The required output is the line that contains "Tomato-processing wastewater at" through the last line of the data, retyped verbatim and with nothing added.

· · · · · · ·

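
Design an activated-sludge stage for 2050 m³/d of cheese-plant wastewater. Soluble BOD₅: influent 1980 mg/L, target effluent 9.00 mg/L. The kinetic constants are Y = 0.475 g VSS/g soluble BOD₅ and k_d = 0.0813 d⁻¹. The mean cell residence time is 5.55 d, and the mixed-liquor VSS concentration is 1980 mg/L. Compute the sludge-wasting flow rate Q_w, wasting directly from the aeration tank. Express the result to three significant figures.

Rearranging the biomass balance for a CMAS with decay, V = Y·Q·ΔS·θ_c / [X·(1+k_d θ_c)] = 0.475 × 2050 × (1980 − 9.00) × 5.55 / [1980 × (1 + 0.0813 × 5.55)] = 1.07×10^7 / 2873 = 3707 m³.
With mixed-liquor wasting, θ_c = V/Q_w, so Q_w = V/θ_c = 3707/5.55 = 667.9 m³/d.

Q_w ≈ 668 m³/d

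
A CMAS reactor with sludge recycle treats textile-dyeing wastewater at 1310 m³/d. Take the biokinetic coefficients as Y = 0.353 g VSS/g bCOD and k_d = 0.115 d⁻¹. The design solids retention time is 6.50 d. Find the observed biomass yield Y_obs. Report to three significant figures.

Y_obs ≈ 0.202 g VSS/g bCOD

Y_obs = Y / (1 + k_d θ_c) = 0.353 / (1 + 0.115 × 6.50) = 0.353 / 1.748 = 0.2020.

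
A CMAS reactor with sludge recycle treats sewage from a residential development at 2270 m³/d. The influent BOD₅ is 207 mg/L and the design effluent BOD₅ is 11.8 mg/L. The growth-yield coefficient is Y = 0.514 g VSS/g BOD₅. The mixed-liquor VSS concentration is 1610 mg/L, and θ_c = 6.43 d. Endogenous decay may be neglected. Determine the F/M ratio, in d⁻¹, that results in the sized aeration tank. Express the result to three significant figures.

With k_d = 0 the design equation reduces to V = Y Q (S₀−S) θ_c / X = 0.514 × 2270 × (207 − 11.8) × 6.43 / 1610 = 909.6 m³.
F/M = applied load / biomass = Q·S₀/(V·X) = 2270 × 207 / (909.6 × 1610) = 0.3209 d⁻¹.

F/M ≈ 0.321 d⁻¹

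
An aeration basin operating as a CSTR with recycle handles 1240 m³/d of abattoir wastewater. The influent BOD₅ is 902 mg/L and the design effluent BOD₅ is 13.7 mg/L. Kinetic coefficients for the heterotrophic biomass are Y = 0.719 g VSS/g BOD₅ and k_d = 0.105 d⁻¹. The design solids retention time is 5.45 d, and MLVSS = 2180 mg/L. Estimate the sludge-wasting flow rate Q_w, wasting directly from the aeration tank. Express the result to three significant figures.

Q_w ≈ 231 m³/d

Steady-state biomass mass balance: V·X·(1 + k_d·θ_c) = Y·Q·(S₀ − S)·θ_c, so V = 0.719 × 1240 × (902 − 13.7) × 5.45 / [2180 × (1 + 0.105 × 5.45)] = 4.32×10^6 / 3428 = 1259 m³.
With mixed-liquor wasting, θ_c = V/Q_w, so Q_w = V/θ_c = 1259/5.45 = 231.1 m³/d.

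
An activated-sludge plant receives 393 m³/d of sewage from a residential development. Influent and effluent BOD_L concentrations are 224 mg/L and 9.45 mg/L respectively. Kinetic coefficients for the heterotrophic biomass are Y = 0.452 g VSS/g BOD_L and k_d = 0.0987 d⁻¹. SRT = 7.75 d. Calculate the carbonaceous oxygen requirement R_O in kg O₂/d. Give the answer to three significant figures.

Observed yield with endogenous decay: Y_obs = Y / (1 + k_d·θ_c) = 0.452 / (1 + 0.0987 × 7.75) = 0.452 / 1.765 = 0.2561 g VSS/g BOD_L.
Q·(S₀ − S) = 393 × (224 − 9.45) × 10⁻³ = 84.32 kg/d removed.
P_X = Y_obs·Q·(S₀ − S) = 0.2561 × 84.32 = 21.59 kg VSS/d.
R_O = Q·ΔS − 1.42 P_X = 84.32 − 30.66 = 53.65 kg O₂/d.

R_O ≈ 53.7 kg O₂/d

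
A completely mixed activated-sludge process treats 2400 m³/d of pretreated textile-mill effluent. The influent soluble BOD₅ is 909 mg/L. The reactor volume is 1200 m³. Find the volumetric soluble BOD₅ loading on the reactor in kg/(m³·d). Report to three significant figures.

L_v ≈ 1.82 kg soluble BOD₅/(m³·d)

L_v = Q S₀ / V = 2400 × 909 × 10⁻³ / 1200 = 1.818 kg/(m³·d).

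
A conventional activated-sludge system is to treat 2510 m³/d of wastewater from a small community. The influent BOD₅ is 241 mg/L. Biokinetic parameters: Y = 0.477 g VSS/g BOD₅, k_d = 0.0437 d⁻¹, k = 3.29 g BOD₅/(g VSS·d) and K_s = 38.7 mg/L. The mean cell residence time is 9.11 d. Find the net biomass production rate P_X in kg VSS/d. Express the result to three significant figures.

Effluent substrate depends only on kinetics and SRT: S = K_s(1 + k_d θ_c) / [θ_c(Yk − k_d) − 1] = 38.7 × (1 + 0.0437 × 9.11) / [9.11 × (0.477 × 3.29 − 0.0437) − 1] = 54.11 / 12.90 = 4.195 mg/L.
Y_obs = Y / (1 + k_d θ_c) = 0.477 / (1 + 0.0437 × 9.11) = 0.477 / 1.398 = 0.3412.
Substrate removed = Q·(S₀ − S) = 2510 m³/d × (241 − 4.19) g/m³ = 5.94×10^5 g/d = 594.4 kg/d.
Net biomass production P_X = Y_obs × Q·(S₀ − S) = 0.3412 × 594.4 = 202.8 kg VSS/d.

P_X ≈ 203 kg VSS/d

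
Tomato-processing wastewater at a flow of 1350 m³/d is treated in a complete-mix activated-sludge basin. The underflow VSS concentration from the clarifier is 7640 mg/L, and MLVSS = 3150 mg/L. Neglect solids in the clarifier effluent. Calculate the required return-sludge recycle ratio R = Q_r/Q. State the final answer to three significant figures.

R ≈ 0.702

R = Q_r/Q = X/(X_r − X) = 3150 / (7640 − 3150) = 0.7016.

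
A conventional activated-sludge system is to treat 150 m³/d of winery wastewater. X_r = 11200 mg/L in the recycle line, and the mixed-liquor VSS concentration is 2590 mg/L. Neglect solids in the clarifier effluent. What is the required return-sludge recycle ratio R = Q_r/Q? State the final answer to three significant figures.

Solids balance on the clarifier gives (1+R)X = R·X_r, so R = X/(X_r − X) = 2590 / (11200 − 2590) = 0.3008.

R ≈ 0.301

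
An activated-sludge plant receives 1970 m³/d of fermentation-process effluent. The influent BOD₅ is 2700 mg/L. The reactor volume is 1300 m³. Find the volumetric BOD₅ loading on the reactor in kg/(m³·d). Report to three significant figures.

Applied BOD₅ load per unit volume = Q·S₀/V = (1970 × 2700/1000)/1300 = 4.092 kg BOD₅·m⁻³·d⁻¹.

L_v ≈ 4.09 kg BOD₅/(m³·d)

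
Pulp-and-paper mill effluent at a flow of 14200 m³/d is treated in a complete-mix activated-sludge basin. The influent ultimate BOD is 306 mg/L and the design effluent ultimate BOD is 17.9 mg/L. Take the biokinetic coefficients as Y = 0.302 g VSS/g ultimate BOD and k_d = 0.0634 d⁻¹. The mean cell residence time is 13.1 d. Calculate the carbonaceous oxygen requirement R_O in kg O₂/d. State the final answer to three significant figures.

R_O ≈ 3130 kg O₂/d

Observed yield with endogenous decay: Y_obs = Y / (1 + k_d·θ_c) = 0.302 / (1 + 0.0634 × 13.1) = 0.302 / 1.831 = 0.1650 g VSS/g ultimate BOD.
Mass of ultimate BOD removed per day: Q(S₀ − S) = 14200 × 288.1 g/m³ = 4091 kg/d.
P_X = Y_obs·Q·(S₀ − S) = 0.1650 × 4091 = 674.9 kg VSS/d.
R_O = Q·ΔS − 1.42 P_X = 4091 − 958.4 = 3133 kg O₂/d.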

· · · · · · ·

- Solution to this exercise:
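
Tomato-processing wastewater at a flow of 1350 m³/d is treated in a complete-mix activated-sludge basin. The underflow VSS concentration from the clarifier is 7640 mg/L, and MLVSS = 3150 mg/L. Neglect solids in the clarifier effluent. Calculate the required return-sludge recycle ratio R = Q_r/Q. State the final answer to three significant figures.

R ≈ 0.702

R = Q_r/Q = X/(X_r − X) = 3150 / (7640 − 3150) = 0.7016.

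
A conventional activated-sludge system is to treat 150 m³/d of winery wastewater. X_r = 11200 mg/L in the recycle line, and the mixed-liquor VSS concentration is 2590 mg/L. Neglect solids in the clarifier effluent. What is the required return-sludge recycle ratio R = Q_r/Q? State the final answer to three significant figures.

Solids balance on the clarifier gives (1+R)X = R·X_r, so R = X/(X_r − X) = 2590 / (11200 − 2590) = 0.3008.

R ≈ 0.301

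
An activated-sludge plant receives 1970 m³/d of fermentation-process effluent. The influent BOD₅ is 2700 mg/L. The reactor volume is 1300 m³. Find the volumetric BOD₅ loading on the reactor in kg/(m³·d). Report to three significant figures.

Applied BOD₅ load per unit volume = Q·S₀/V = (1970 × 2700/1000)/1300 = 4.092 kg BOD₅·m⁻³·d⁻¹.

L_v ≈ 4.09 kg BOD₅/(m³·d)

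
Pulp-and-paper mill effluent at a flow of 14200 m³/d is treated in a complete-mix activated-sludge basin. The influent ultimate BOD is 306 mg/L and the design effluent ultimate BOD is 17.9 mg/L. Take the biokinetic coefficients as Y = 0.302 g VSS/g ultimate BOD and k_d = 0.0634 d⁻¹. The mean cell residence time is 13.1 d. Calculate the carbonaceous oxygen requirement R_O in kg O₂/d. State the final answer to three significant figures.

R_O ≈ 3130 kg O₂/d

Observed yield with endogenous decay: Y_obs = Y / (1 + k_d·θ_c) = 0.302 / (1 + 0.0634 × 13.1) = 0.302 / 1.831 = 0.1650 g VSS/g ultimate BOD.
Mass of ultimate BOD removed per day: Q(S₀ − S) = 14200 × 288.1 g/m³ = 4091 kg/d.
P_X = Y_obs·Q·(S₀ − S) = 0.1650 × 4091 = 674.9 kg VSS/d.
R_O = Q·ΔS − 1.42 P_X = 4091 − 958.4 = 3133 kg O₂/d.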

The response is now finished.